Start of Data excerpts

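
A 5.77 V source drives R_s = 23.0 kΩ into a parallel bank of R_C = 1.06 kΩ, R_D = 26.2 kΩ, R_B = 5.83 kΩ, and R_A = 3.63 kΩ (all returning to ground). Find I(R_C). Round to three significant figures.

Equivalent of the parallel group: R_p = 0.7000 kΩ.
V_A by voltage divider: V_A = 5.77 × 0.7000/(23.0 + 0.7000) = 0.1704 V.
I(R_C) = V_A / R_C = 0.1704/1.06 = 0.1608 mA.

I ≈ 0.161 mA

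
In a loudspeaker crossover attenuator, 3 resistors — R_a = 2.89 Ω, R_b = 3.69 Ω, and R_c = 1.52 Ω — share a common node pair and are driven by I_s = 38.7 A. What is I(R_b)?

ΣG = 1/2.89 + 1/3.69 + 1/1.52 = 1.275.
By the current-divider rule, I = I_s · G_k/ΣG = 38.7 × 0.2126 = 8.226 A.

I ≈ 8.23 A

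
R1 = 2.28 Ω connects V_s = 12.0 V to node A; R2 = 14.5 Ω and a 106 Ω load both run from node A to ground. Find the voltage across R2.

V_out ≈ 10.2 V

R2 ‖ R_L = (14.5 × 106)/(14.5 + 106) = 12.76 Ω.
Now apply the divider: V_out = 12.0 × 0.8484 = 10.18 V.
(Unloaded it would be 10.4 V; the load pulls it down.)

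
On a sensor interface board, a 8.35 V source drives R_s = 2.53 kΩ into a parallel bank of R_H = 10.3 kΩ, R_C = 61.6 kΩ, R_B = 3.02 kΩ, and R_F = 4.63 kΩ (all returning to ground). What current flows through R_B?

Parallel bank: R_p = 1/(1/10.3 + 1/61.6 + 1/3.02 + 1/4.63) = 1.514 kΩ.
Node voltage V_A = V_supply · R_p/(R_s + R_p) = 8.35 × 0.3744 = 3.126 V.
Branch current I = V_A/R_B = 3.126/3.02 = 1.035 mA.

I ≈ 1.04 mA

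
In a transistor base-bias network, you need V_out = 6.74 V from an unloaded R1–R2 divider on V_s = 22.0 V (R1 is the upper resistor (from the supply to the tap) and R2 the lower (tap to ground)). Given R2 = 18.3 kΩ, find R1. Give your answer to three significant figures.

R1 ≈ 41.4 kΩ

V_out/V_s = R2/(R1+R2) = 0.3064.
Rearranging, R1 = R2·(1−k)/k = 18.3 × 2.264 = 41.43 kΩ.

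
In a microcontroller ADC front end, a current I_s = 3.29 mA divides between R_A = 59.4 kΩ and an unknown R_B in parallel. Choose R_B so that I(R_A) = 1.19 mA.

The fraction through R_A equals R_B/(R_A+R_B).
1.19/3.29 = R_B/(R_A + R_B) → R_B = R_A · (0.3617)/(1 − 0.3617) = 59.4 × 0.5667 = 33.66 kΩ.

R_B ≈ 33.7 kΩ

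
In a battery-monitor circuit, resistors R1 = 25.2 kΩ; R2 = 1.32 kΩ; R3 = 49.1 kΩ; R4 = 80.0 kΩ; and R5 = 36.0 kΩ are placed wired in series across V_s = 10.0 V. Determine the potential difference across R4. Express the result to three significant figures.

Total series resistance ΣR = 25.2 + 1.32 + 49.1 + 80.0 + 36.0 = 191.6 kΩ.
V = V_s · R/ΣR = 10.0 × 0.4175 = 4.175 V.

V ≈ 4.17 V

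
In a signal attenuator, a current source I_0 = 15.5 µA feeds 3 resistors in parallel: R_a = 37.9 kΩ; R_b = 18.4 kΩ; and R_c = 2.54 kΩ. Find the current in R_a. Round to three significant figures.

I ≈ 0.862 µA

Total conductance ΣG = 1/37.9 + 1/18.4 + 1/2.54 = 0.4744 (units of 1/kΩ).
By the current-divider rule, I = I_0 · G_k/ΣG = 15.5 × 0.05561 = 0.8620 µA.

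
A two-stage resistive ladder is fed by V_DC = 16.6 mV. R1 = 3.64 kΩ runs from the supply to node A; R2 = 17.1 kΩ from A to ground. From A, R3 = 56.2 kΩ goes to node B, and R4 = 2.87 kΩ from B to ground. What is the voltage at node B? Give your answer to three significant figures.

V_B ≈ 0.633 mV

The second stage (R3 + R4 = 59.07 kΩ) loads node A in parallel with R2.
Effective lower resistance at A: R2 ‖ 59.07 = 13.26 kΩ.
So V_A = 16.6 × 0.7846 = 13.02 mV.
Then the unloaded second divider: V_B = V_A × R4/(R3+R4) = 13.02 × 0.04859 = 0.6328 mV.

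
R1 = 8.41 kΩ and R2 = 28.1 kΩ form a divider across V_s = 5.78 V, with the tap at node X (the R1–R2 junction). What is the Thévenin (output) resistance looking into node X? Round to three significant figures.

R_th ≈ 6.47 kΩ

With V_s suppressed (replaced by a short), R_th = R1 ‖ R2 = (8.410 × 28.1)/(8.410 + 28.1) = 6.473 kΩ.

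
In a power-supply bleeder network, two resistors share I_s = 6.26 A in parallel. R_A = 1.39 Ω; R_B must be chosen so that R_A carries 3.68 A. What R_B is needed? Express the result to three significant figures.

Two-branch current divider: I_A = I_s · R_B/(R_A + R_B).
3.68/6.26 = R_B/(R_A + R_B) → R_B = R_A · (0.5879)/(1 − 0.5879) = 1.39 × 1.426 = 1.983 Ω.

R_B ≈ 1.98 Ω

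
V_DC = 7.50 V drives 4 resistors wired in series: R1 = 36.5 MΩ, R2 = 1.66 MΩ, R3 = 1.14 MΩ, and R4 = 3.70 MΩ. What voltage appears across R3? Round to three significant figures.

V ≈ 0.199 V

ΣR = 36.5 + 1.66 + 1.14 + 3.70 = 43.00 MΩ.
By the voltage-divider rule, V = 7.50 × 1.140/43.00 = 0.1988 V.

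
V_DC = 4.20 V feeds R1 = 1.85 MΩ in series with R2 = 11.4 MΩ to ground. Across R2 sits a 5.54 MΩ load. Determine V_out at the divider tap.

V_out ≈ 2.81 V

R2 ‖ R_L = (11.4 × 5.54)/(11.4 + 5.54) = 3.728 MΩ.
Now apply the divider: V_out = 4.20 × 0.6684 = 2.807 V.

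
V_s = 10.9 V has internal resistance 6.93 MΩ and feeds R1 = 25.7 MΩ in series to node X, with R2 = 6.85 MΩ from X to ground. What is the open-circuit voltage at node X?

R1' = 6.93 + 25.7 = 32.63 MΩ (source resistance + R1).
With X open, the divider is unloaded: V_th = 10.9 × 6.85/39.48 = 1.891 V.

V_th ≈ 1.89 V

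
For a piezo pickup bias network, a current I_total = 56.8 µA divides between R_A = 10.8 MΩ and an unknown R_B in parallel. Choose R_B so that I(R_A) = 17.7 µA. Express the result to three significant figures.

R_B ≈ 4.89 MΩ

In a two-way split, I_A/I_total = R_B/(R_A + R_B).
With f = 0.3116, R_B = R_A · f/(1−f) = 10.8 × 0.4527 = 4.889 MΩ.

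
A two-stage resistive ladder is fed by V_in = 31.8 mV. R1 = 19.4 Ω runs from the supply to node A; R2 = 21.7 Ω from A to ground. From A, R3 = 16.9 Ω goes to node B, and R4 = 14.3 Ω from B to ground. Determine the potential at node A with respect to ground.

V_A ≈ 12.6 mV

The second stage (R3 + R4 = 31.20 Ω) loads node A in parallel with R2.
R2 ‖ (R3+R4) = 12.80 Ω.
V_A = 31.8 × 12.80/(19.4 + 12.80) = 12.64 mV.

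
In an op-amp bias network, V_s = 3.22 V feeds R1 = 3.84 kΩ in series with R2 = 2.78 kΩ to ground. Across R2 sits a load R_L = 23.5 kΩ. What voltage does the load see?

The load sits in parallel with R2, giving an effective lower resistance R2' = R2·R_L/(R2+R_L) = 2.486 kΩ.
Voltage divider with the loaded lower leg: V_out = 3.22 × 2.486/(3.84 + 2.486) = 3.22 × 0.3930 = 1.265 V.
(Unloaded it would be 1.35 V; the load pulls it down.)

V_out ≈ 1.27 V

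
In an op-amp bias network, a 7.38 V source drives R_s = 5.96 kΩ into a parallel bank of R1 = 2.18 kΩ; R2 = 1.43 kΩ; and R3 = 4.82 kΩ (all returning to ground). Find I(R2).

Equivalent of the parallel group: R_p = 0.7323 kΩ.
Node voltage V_A = V_DC · R_p/(R_s + R_p) = 7.38 × 0.1094 = 0.8076 V.
I(R2) = V_A / R2 = 0.8076/1.43 = 0.5647 mA.

I ≈ 0.565 mA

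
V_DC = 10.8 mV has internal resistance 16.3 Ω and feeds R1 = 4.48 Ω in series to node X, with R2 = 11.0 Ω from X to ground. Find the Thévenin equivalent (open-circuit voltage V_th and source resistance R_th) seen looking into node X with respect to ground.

R1' = 16.3 + 4.48 = 20.78 Ω (source resistance + R1).
With X open, the divider is unloaded: V_th = 10.8 × 11.0/31.78 = 3.738 mV.
Zeroing V_DC shorts the top of R1' to ground, so R_th = R1' ‖ R2 = 7.193 Ω.

V_th ≈ 3.74 mV, R_th ≈ 7.19 Ω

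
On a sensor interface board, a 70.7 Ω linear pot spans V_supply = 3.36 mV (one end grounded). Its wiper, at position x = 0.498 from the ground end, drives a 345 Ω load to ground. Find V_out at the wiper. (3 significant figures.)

V_out ≈ 1.59 mV

Lower segment x·R_p = 35.21 Ω; upper segment (1−x)·R_p = 35.49 Ω.
(x·R_p) ‖ R_L = 31.95 Ω.
V_out = 3.36 × 31.95/(35.49 + 31.95) = 1.592 mV.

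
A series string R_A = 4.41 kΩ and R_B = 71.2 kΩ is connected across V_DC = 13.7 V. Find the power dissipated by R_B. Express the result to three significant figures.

Series current I = V_DC/ΣR = 13.7/75.61 = 0.1812 mA.
V(R_B) = I·R = 12.90 V; P = V·I = 12.90 × 0.1812 = 2.338 mW.

P ≈ 2.34 mW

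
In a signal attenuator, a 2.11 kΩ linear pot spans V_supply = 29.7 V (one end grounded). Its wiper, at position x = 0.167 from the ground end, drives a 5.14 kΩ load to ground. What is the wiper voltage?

The pot divides into 1.758 kΩ above the wiper and 0.3524 kΩ below.
(x·R_p) ‖ R_L = 0.3298 kΩ.
V_out = 29.7 × 0.3298/(1.758 + 0.3298) = 4.692 V.

V_out ≈ 4.69 V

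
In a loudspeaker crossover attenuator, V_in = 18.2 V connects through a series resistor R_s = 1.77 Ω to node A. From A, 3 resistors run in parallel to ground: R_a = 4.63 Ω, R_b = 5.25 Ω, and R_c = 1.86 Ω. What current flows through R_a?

I ≈ 1.47 A

Equivalent of the parallel group: R_p = 1.059 Ω.
V_A = 18.2 × 1.059/2.829 = 6.814 V.
I(R_a) = V_A / R_a = 6.814/4.63 = 1.472 A.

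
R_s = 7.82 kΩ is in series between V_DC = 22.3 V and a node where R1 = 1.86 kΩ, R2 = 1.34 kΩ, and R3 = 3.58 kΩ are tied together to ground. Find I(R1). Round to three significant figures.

I ≈ 0.907 mA

Parallel bank: R_p = 1/(1/1.86 + 1/1.34 + 1/3.58) = 0.6397 kΩ.
V_A = 22.3 × 0.6397/8.460 = 1.686 V.
Branch current I = V_A/R1 = 1.686/1.86 = 0.9066 mA.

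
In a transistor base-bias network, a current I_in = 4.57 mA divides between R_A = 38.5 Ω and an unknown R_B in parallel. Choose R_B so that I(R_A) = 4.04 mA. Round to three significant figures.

R_B ≈ 293 Ω

Two-branch current divider: I_A = I_in · R_B/(R_A + R_B).
4.04/4.57 = R_B/(R_A + R_B) → R_B = R_A · (0.8840)/(1 − 0.8840) = 38.5 × 7.623 = 293.5 Ω.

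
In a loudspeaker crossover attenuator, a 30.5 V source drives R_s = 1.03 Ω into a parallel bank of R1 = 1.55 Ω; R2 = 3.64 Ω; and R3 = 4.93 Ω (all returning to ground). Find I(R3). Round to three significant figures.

I ≈ 2.87 A

Combine the parallel branches: R_p = (1/1.55 + 1/3.64 + 1/4.93)⁻¹ = 0.8907 Ω.
V_A by voltage divider: V_A = 30.5 × 0.8907/(1.03 + 0.8907) = 14.14 V.
I(R3) = V_A / R3 = 14.14/4.93 = 2.869 A.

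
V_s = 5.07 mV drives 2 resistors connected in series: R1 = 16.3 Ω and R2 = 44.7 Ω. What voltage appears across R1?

V ≈ 1.35 mV

ΣR = 16.3 + 44.7 = 61.00 Ω.
V = V_s · R/ΣR = 5.07 × 0.2672 = 1.355 mV.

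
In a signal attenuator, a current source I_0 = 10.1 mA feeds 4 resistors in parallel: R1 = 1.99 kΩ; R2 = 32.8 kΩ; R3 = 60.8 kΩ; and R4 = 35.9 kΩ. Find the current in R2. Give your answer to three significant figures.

ΣG = 1/1.99 + 1/32.8 + 1/60.8 + 1/35.9 = 0.5773.
By the current-divider rule, I = I_0 · G_k/ΣG = 10.1 × 0.05281 = 0.5334 mA.

I ≈ 0.533 mA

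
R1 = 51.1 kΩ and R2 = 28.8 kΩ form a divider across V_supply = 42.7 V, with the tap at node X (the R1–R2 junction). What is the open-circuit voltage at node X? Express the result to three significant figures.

V_th ≈ 15.4 V

V_th is the unloaded tap voltage: V_supply · R2/(R1+R2) = 42.7 × 0.3605 = 15.39 V.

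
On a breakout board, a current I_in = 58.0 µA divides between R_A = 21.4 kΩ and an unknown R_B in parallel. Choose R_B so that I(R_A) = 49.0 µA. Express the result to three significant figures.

In a two-way split, I_A/I_in = R_B/(R_A + R_B).
49.0/58.0 = R_B/(R_A + R_B) → R_B = R_A · (0.8448)/(1 − 0.8448) = 21.4 × 5.444 = 116.5 kΩ.

R_B ≈ 117 kΩ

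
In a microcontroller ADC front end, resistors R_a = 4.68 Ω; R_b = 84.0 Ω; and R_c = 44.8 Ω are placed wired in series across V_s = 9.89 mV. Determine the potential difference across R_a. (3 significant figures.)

V ≈ 0.347 mV

Series total: ΣR = 4.68 + 84.0 + 44.8 = 133.5 Ω.
V = V_s · R/ΣR = 9.89 × 0.03506 = 0.3468 mV.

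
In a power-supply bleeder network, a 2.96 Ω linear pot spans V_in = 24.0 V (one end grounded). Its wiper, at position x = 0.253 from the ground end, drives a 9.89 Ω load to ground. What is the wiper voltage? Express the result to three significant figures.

V_out ≈ 5.75 V

Split the track: R_lower = x·R_p = 0.7489 Ω, R_upper = (1−x)·R_p = 2.211 Ω.
R_L loads the lower segment: effective lower R = 0.6962 Ω.
V_out = 24.0 × 0.6962/(2.211 + 0.6962) = 5.747 V.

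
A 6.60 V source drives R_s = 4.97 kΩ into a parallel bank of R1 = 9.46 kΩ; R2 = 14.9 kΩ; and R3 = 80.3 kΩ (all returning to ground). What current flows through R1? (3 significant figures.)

I ≈ 0.363 mA

Parallel bank: R_p = 1/(1/9.46 + 1/14.9 + 1/80.3) = 5.397 kΩ.
Node voltage V_A = V_DC · R_p/(R_s + R_p) = 6.60 × 0.5206 = 3.436 V.
I(R1) = V_A / R1 = 3.436/9.46 = 0.3632 mA.
(Check via current divider: I_total = 0.6366 mA; share G_k/ΣG = 0.5705 → same result.)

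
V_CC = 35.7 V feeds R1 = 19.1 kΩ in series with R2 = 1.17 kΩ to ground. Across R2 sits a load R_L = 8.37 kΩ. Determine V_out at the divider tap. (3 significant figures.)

R2 ‖ R_L = (1.17 × 8.37)/(1.17 + 8.37) = 1.027 kΩ.
Now apply the divider: V_out = 35.7 × 0.05100 = 1.821 V.

V_out ≈ 1.82 V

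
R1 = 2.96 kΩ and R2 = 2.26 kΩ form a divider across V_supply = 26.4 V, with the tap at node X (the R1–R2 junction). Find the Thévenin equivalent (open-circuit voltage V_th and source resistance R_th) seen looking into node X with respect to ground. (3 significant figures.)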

End of Data excerpts

Where the records above contain a line with "A 6.60 V source", repeat that line and each later line through the end, exactly, and nothing more.

Output for this exercise:
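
A 6.60 V source drives R_s = 4.97 kΩ into a parallel bank of R1 = 9.46 kΩ; R2 = 14.9 kΩ; and R3 = 80.3 kΩ (all returning to ground). What current flows through R1? (3 significant figures.)

I ≈ 0.363 mA

Parallel bank: R_p = 1/(1/9.46 + 1/14.9 + 1/80.3) = 5.397 kΩ.
Node voltage V_A = V_DC · R_p/(R_s + R_p) = 6.60 × 0.5206 = 3.436 V.
I(R1) = V_A / R1 = 3.436/9.46 = 0.3632 mA.
(Check via current divider: I_total = 0.6366 mA; share G_k/ΣG = 0.5705 → same result.)

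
V_CC = 35.7 V feeds R1 = 19.1 kΩ in series with R2 = 1.17 kΩ to ground. Across R2 sits a load R_L = 8.37 kΩ. Determine V_out at the divider tap. (3 significant figures.)

R2 ‖ R_L = (1.17 × 8.37)/(1.17 + 8.37) = 1.027 kΩ.
Now apply the divider: V_out = 35.7 × 0.05100 = 1.821 V.

V_out ≈ 1.82 V

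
R1 = 2.96 kΩ and R2 = 2.26 kΩ form a divider across V_supply = 26.4 V, with the tap at node X (the R1–R2 junction). Find the Thévenin equivalent (open-circuit voltage V_th and source resistance R_th) seen looking into node X with respect to ground. (3 significant figures.)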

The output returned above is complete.